[[ Supplied data, beginning ]]

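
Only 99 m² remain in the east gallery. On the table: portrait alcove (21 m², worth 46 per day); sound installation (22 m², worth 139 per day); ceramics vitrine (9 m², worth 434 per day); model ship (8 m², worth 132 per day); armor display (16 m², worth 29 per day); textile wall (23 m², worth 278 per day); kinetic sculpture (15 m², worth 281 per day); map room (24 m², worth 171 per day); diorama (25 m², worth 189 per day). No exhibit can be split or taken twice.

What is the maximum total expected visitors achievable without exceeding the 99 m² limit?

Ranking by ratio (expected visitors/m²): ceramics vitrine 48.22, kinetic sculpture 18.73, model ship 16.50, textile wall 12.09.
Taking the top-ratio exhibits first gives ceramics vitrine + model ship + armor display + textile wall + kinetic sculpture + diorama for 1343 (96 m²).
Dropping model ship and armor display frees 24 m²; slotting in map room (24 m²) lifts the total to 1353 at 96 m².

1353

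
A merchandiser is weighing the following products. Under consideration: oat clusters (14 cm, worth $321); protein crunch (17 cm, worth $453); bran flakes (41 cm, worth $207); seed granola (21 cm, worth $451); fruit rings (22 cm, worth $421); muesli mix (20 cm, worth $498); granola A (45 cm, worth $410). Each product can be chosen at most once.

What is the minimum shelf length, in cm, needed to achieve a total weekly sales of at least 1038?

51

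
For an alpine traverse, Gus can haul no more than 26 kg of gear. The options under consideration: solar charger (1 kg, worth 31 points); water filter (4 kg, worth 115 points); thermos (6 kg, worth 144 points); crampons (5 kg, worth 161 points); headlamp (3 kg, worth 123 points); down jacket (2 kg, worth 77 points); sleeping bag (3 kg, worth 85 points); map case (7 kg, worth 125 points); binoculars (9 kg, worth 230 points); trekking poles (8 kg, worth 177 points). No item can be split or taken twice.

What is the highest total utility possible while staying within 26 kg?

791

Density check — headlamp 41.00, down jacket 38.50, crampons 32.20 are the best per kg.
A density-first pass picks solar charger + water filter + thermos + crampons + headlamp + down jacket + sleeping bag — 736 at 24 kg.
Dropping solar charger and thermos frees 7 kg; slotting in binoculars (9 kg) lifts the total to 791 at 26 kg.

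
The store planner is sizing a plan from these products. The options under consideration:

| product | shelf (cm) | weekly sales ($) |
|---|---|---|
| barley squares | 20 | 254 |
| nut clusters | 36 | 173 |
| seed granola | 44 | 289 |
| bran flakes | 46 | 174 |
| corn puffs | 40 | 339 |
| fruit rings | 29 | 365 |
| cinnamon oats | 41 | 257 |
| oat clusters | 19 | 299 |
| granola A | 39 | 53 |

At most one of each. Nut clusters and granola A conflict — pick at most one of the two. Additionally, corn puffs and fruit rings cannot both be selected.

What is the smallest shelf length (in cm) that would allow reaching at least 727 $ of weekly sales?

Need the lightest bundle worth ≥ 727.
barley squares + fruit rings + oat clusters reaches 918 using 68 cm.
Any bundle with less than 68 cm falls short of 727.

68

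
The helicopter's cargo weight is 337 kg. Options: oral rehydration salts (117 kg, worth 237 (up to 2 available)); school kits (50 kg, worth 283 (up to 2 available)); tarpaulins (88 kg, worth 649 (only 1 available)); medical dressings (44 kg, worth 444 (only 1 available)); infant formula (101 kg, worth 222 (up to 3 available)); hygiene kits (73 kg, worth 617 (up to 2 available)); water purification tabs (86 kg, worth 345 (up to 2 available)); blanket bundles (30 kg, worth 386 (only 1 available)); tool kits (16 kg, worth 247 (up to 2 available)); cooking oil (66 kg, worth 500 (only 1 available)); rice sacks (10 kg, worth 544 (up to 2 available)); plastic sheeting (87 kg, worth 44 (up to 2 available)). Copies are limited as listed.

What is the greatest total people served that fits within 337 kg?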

[[ Supplied data, end ]]
[[ Supplied data, beginning ]]

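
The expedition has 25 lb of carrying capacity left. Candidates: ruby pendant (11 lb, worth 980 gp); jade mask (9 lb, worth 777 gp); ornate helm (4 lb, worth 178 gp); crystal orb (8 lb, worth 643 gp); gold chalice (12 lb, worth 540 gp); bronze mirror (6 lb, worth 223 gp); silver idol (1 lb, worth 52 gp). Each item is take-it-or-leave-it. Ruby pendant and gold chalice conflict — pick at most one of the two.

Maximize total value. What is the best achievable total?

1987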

[[ Supplied data, end ]]
[[ Supplied data, beginning ]]

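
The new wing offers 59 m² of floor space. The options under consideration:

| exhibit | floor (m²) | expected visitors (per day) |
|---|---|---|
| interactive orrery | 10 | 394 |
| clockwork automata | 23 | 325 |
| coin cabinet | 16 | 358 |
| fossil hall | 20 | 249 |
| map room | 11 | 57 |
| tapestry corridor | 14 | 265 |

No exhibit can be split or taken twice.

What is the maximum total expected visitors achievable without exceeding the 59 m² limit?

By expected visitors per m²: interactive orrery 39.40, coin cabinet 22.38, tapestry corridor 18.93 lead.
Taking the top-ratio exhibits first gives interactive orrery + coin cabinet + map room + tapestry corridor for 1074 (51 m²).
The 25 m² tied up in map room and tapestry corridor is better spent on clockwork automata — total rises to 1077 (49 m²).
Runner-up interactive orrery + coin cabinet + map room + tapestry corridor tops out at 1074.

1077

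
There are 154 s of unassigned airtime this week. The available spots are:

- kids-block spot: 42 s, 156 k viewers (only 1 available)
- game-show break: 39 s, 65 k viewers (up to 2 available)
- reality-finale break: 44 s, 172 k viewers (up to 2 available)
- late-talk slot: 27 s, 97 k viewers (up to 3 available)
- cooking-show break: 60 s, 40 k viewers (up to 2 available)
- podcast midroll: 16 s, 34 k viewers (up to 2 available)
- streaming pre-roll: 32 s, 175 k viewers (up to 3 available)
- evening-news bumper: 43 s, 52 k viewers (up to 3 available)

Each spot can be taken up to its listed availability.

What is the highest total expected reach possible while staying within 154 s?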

[[ Supplied data, end ]]

In the material above, how many lines have the word "consideration"? Give that number and nothing else.

## Output for this exercise
4